┌─ Records supplied

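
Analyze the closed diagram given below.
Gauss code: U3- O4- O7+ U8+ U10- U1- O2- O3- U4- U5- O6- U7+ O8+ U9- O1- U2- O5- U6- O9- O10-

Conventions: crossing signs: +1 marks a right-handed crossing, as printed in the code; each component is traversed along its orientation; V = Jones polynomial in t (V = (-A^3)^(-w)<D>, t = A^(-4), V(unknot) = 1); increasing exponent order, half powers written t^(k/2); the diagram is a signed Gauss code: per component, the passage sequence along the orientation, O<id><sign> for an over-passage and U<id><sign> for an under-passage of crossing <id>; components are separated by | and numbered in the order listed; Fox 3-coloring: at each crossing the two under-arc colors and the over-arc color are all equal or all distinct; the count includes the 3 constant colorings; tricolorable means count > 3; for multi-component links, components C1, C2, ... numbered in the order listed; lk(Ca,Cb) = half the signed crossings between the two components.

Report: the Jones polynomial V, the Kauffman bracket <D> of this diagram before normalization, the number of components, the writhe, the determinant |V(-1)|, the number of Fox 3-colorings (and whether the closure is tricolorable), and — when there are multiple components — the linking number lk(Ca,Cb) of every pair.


V(t) = t^-8 - 2t^-7 + t^-6 - 2t^-5 + 2t^-4 + t^-2
bracket: A^-10 + 2A^-2 - 2A^2 + A^6 - 2A^10 + A^14, w = -6
1 component, writhe -6, over 10 crossings
det 9, colorings 27 of 3^10 — tricolorable
observation: w = -6 (over 10 crossings) is diagram-only; (-A^3)^(6) removes it from V


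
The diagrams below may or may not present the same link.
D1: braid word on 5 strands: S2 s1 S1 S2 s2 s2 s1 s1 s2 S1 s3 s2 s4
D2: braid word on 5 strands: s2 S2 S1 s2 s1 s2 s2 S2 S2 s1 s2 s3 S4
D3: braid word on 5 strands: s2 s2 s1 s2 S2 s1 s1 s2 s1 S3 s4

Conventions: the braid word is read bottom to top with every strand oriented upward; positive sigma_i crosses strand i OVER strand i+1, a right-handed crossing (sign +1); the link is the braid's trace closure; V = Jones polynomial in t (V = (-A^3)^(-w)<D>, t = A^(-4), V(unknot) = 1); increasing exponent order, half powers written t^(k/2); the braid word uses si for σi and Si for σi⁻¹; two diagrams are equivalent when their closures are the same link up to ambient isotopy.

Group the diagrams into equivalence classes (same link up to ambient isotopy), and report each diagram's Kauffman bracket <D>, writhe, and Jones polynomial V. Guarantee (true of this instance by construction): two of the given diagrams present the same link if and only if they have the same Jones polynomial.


equivalence classes: {D1, D2} | {D3}
D1 (bracket A^-3 + A^5 - A^9 + A^13; 13 crossings at w = +5): V = -t^(1/2) + t^(3/2) - t^(5/2) - t^(9/2)
V(D2) = -t^(1/2) + t^(3/2) - t^(5/2) - t^(9/2)  [13 crossings, <D> = A^-9 + A^-1 - A^3 + A^7, w = +3]
V(D3) = -t^(5/2) - t^(9/2) + t^(11/2) - t^(13/2) + t^(15/2) - t^(17/2)  (w +7, c 11, <D> = A^-13 - A^-9 + A^-5 - A^-1 + A^3 + A^11)
observation: comparing 3 Jones polynomials yields 2 groups


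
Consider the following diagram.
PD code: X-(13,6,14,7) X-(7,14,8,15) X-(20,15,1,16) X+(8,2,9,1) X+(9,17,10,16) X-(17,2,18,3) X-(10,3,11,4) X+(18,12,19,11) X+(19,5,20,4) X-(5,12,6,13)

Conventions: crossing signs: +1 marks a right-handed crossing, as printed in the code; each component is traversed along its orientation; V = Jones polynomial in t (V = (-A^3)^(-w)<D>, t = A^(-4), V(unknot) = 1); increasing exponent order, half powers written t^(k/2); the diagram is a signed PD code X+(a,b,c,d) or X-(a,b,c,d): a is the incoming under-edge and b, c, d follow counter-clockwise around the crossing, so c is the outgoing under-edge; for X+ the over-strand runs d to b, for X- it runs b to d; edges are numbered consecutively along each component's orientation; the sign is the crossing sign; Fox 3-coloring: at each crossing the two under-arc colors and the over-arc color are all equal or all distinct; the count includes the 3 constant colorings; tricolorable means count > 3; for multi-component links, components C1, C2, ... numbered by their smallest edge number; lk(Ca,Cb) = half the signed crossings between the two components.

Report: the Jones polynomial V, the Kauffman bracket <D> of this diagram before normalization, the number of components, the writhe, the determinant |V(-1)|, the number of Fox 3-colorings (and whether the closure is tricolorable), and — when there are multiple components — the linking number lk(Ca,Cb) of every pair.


V(t) = t^-5 - 2t^-4 + 2t^-3 - 2t^-2 + 2t^-1 - 1 + t
bracket: A^-10 - A^-6 + 2A^-2 - 2A^2 + 2A^6 - 2A^10 + A^14, w = -2
1 component, writhe -2, over 10 crossings
det 11, colorings 3 of 3^10 — not tricolorable
observation: V spans 6 powers of t: at least 6 crossings in any diagram


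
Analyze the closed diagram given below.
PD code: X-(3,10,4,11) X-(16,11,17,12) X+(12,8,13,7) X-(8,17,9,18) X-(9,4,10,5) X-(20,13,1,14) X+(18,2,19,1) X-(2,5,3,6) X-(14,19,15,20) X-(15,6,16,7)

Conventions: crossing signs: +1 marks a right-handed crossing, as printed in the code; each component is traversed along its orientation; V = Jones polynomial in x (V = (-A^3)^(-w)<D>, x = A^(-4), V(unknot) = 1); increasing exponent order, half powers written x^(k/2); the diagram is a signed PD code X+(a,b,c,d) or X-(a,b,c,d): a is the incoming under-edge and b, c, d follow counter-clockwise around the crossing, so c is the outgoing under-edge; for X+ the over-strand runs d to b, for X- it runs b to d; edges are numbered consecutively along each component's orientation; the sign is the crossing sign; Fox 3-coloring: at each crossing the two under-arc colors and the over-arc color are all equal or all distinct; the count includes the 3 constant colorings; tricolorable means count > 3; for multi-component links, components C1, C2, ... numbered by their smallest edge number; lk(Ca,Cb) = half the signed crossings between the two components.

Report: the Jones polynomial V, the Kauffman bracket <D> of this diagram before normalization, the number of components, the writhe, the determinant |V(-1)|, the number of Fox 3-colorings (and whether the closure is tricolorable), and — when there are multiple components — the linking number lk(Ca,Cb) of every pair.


Jones polynomial: V(x) = -x^-6 + x^-5 - x^-4 + 2x^-3 - x^-2 + x^-1
<D> = A^-14 - A^-10 + 2A^-6 - A^-2 + A^2 - A^6; writhe -6
components 1, writhe -6 (10 crossings)
3-colorings: 3 of 3^10, det 7 — not tricolorable
note: w = -6 shifts under R1 moves; the (-A^3)^(6) factor cancels that in V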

└─

**Exercise**: Write out all the records again, exactly as they appear.

**Solution**:
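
Analyze the closed diagram given below.
Gauss code: U3- O4- O7+ U8+ U10- U1- O2- O3- U4- U5- O6- U7+ O8+ U9- O1- U2- O5- U6- O9- O10-

Conventions: crossing signs: +1 marks a right-handed crossing, as printed in the code; each component is traversed along its orientation; V = Jones polynomial in t (V = (-A^3)^(-w)<D>, t = A^(-4), V(unknot) = 1); increasing exponent order, half powers written t^(k/2); the diagram is a signed Gauss code: per component, the passage sequence along the orientation, O<id><sign> for an over-passage and U<id><sign> for an under-passage of crossing <id>; components are separated by | and numbered in the order listed; Fox 3-coloring: at each crossing the two under-arc colors and the over-arc color are all equal or all distinct; the count includes the 3 constant colorings; tricolorable means count > 3; for multi-component links, components C1, C2, ... numbered in the order listed; lk(Ca,Cb) = half the signed crossings between the two components.

Report: the Jones polynomial V, the Kauffman bracket <D> of this diagram before normalization, the number of components, the writhe, the determinant |V(-1)|, the number of Fox 3-colorings (and whether the closure is tricolorable), and — when there are multiple components — the linking number lk(Ca,Cb) of every pair.


V(t) = t^-8 - 2t^-7 + t^-6 - 2t^-5 + 2t^-4 + t^-2
bracket: A^-10 + 2A^-2 - 2A^2 + A^6 - 2A^10 + A^14, w = -6
1 component, writhe -6, over 10 crossings
det 9, colorings 27 of 3^10 — tricolorable
observation: w = -6 (over 10 crossings) is diagram-only; (-A^3)^(6) removes it from V


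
The diagrams below may or may not present the same link.
D1: braid word on 5 strands: S2 s1 S1 S2 s2 s2 s1 s1 s2 S1 s3 s2 s4
D2: braid word on 5 strands: s2 S2 S1 s2 s1 s2 s2 S2 S2 s1 s2 s3 S4
D3: braid word on 5 strands: s2 s2 s1 s2 S2 s1 s1 s2 s1 S3 s4

Conventions: the braid word is read bottom to top with every strand oriented upward; positive sigma_i crosses strand i OVER strand i+1, a right-handed crossing (sign +1); the link is the braid's trace closure; V = Jones polynomial in t (V = (-A^3)^(-w)<D>, t = A^(-4), V(unknot) = 1); increasing exponent order, half powers written t^(k/2); the braid word uses si for σi and Si for σi⁻¹; two diagrams are equivalent when their closures are the same link up to ambient isotopy.

Group the diagrams into equivalence classes (same link up to ambient isotopy), and report each diagram's Kauffman bracket <D>, writhe, and Jones polynomial V. Guarantee (true of this instance by construction): two of the given diagrams present the same link if and only if they have the same Jones polynomial.


equivalence classes: {D1, D2} | {D3}
D1 (bracket A^-3 + A^5 - A^9 + A^13; 13 crossings at w = +5): V = -t^(1/2) + t^(3/2) - t^(5/2) - t^(9/2)
V(D2) = -t^(1/2) + t^(3/2) - t^(5/2) - t^(9/2)  [13 crossings, <D> = A^-9 + A^-1 - A^3 + A^7, w = +3]
V(D3) = -t^(5/2) - t^(9/2) + t^(11/2) - t^(13/2) + t^(15/2) - t^(17/2)  (w +7, c 11, <D> = A^-13 - A^-9 + A^-5 - A^-1 + A^3 + A^11)
observation: comparing 3 Jones polynomials yields 2 groups


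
Consider the following diagram.
PD code: X-(13,6,14,7) X-(7,14,8,15) X-(20,15,1,16) X+(8,2,9,1) X+(9,17,10,16) X-(17,2,18,3) X-(10,3,11,4) X+(18,12,19,11) X+(19,5,20,4) X-(5,12,6,13)

Conventions: crossing signs: +1 marks a right-handed crossing, as printed in the code; each component is traversed along its orientation; V = Jones polynomial in t (V = (-A^3)^(-w)<D>, t = A^(-4), V(unknot) = 1); increasing exponent order, half powers written t^(k/2); the diagram is a signed PD code X+(a,b,c,d) or X-(a,b,c,d): a is the incoming under-edge and b, c, d follow counter-clockwise around the crossing, so c is the outgoing under-edge; for X+ the over-strand runs d to b, for X- it runs b to d; edges are numbered consecutively along each component's orientation; the sign is the crossing sign; Fox 3-coloring: at each crossing the two under-arc colors and the over-arc color are all equal or all distinct; the count includes the 3 constant colorings; tricolorable means count > 3; for multi-component links, components C1, C2, ... numbered by their smallest edge number; lk(Ca,Cb) = half the signed crossings between the two components.

Report: the Jones polynomial V, the Kauffman bracket <D> of this diagram before normalization, the number of components, the writhe, the determinant |V(-1)|, the number of Fox 3-colorings (and whether the closure is tricolorable), and — when there are multiple components — the linking number lk(Ca,Cb) of every pair.


V(t) = t^-5 - 2t^-4 + 2t^-3 - 2t^-2 + 2t^-1 - 1 + t
bracket: A^-10 - A^-6 + 2A^-2 - 2A^2 + 2A^6 - 2A^10 + A^14, w = -2
1 component, writhe -2, over 10 crossings
det 11, colorings 3 of 3^10 — not tricolorable
observation: V spans 6 powers of t: at least 6 crossings in any diagram


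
Analyze the closed diagram given below.
PD code: X-(3,10,4,11) X-(16,11,17,12) X+(12,8,13,7) X-(8,17,9,18) X-(9,4,10,5) X-(20,13,1,14) X+(18,2,19,1) X-(2,5,3,6) X-(14,19,15,20) X-(15,6,16,7)

Conventions: crossing signs: +1 marks a right-handed crossing, as printed in the code; each component is traversed along its orientation; V = Jones polynomial in x (V = (-A^3)^(-w)<D>, x = A^(-4), V(unknot) = 1); increasing exponent order, half powers written x^(k/2); the diagram is a signed PD code X+(a,b,c,d) or X-(a,b,c,d): a is the incoming under-edge and b, c, d follow counter-clockwise around the crossing, so c is the outgoing under-edge; for X+ the over-strand runs d to b, for X- it runs b to d; edges are numbered consecutively along each component's orientation; the sign is the crossing sign; Fox 3-coloring: at each crossing the two under-arc colors and the over-arc color are all equal or all distinct; the count includes the 3 constant colorings; tricolorable means count > 3; for multi-component links, components C1, C2, ... numbered by their smallest edge number; lk(Ca,Cb) = half the signed crossings between the two components.

Report: the Jones polynomial V, the Kauffman bracket <D> of this diagram before normalization, the number of components, the writhe, the determinant |V(-1)|, the number of Fox 3-colorings (and whether the closure is tricolorable), and — when there are multiple components — the linking number lk(Ca,Cb) of every pair.


Jones polynomial: V(x) = -x^-6 + x^-5 - x^-4 + 2x^-3 - x^-2 + x^-1
<D> = A^-14 - A^-10 + 2A^-6 - A^-2 + A^2 - A^6; writhe -6
components 1, writhe -6 (10 crossings)
3-colorings: 3 of 3^10, det 7 — not tricolorable
note: w = -6 shifts under R1 moves; the (-A^3)^(6) factor cancels that in V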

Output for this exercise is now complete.